[YOUR GOAL]:
From the line containing "Read operands —" down to the line containing "(read + latency)." in the records below, reproduce every line exactly, ends included, and omit all others.

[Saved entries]
•••••

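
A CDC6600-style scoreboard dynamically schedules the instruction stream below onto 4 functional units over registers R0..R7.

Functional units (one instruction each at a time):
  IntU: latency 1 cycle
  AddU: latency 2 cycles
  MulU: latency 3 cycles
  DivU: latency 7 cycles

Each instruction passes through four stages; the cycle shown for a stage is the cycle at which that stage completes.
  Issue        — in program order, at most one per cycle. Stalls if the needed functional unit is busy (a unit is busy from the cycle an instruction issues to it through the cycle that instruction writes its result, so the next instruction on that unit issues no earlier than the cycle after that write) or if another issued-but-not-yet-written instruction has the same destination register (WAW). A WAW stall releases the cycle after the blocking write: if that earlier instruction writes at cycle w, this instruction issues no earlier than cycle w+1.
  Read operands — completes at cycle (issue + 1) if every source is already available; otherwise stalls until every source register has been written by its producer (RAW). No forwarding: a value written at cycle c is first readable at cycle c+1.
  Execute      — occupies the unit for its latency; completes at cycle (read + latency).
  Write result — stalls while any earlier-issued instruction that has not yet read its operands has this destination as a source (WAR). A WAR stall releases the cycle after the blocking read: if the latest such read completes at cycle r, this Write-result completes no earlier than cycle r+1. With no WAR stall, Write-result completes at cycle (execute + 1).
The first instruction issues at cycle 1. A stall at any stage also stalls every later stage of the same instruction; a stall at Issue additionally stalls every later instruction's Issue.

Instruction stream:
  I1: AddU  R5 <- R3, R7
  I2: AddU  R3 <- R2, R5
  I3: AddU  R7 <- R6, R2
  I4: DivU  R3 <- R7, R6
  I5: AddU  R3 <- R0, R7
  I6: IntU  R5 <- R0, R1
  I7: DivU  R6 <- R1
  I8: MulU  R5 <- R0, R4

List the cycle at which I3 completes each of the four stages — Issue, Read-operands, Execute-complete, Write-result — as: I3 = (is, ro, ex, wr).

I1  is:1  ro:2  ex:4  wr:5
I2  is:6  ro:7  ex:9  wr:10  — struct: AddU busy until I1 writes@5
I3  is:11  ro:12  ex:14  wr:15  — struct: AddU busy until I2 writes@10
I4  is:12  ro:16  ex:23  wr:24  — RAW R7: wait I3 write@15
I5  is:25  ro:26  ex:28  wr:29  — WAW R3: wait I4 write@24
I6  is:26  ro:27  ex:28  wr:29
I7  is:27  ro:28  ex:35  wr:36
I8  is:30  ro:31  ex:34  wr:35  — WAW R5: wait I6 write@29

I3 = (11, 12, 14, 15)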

•••••

[THE ANSWER]:
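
  Read operands — completes at cycle (issue + 1) if every source is already available; otherwise stalls until every source register has been written by its producer (RAW). No forwarding: a value written at cycle c is first readable at cycle c+1.
  Execute      — occupies the unit for its latency; completes at cycle (read + latency).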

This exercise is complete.